::: LISTED ENTRIES

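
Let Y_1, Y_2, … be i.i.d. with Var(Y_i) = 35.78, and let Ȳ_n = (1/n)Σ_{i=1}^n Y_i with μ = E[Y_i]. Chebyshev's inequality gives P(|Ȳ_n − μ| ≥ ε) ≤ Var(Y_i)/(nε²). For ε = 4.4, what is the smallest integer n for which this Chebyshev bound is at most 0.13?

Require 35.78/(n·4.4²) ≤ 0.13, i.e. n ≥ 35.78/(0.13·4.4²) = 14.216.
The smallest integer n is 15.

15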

::::::
::: LISTED ENTRIES

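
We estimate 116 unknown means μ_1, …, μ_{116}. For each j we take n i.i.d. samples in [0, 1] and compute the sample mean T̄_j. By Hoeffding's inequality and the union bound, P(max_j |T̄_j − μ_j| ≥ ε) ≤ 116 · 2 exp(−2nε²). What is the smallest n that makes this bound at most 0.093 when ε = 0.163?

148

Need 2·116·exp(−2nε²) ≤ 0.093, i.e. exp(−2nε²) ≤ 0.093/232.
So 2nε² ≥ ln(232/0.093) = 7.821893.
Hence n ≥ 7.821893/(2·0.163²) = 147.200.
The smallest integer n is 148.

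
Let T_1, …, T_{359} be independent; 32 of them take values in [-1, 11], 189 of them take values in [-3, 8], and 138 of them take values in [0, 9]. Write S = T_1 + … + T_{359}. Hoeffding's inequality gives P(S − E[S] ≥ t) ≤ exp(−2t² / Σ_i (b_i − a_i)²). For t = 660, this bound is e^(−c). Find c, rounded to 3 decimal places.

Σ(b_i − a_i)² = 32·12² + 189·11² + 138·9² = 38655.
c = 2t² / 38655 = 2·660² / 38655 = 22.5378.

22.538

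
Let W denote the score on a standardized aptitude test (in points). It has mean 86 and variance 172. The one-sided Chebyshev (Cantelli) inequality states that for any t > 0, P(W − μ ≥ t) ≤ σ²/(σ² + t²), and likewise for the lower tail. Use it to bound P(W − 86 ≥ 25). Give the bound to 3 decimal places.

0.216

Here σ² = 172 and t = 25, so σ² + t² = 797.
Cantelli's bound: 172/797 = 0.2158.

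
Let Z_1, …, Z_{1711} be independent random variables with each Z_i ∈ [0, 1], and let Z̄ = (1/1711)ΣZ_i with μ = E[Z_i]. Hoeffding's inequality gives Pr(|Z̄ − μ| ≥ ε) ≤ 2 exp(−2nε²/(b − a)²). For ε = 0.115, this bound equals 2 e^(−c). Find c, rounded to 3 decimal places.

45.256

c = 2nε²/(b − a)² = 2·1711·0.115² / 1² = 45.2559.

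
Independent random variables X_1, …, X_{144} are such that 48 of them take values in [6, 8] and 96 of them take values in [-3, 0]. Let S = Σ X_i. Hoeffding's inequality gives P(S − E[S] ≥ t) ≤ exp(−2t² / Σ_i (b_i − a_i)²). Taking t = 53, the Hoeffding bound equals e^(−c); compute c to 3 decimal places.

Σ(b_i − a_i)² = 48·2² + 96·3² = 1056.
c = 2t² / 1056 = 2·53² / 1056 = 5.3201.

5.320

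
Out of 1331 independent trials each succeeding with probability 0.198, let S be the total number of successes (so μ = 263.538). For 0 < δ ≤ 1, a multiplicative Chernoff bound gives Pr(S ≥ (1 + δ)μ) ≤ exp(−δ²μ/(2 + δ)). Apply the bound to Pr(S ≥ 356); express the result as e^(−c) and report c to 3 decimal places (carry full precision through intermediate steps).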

::::::

REQUIRED ACTION
All that is wanted is a faithful reproduction of the line above with "c to 3 decimal places.", the line with "Out of 1331", and every line in between.

EXERCISE RESPONSE
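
Independent random variables X_1, …, X_{144} are such that 48 of them take values in [6, 8] and 96 of them take values in [-3, 0]. Let S = Σ X_i. Hoeffding's inequality gives P(S − E[S] ≥ t) ≤ exp(−2t² / Σ_i (b_i − a_i)²). Taking t = 53, the Hoeffding bound equals e^(−c); compute c to 3 decimal places.

Σ(b_i − a_i)² = 48·2² + 96·3² = 1056.
c = 2t² / 1056 = 2·53² / 1056 = 5.3201.

5.320

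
Out of 1331 independent trials each succeeding with probability 0.198, let S be the total number of successes (so μ = 263.538). For 0 < δ ≤ 1, a multiplicative Chernoff bound gives Pr(S ≥ (1 + δ)μ) ≤ exp(−δ²μ/(2 + δ)). Apply the bound to Pr(S ≥ 356); express the result as e^(−c) and report c to 3 decimal places (carry full precision through intermediate steps).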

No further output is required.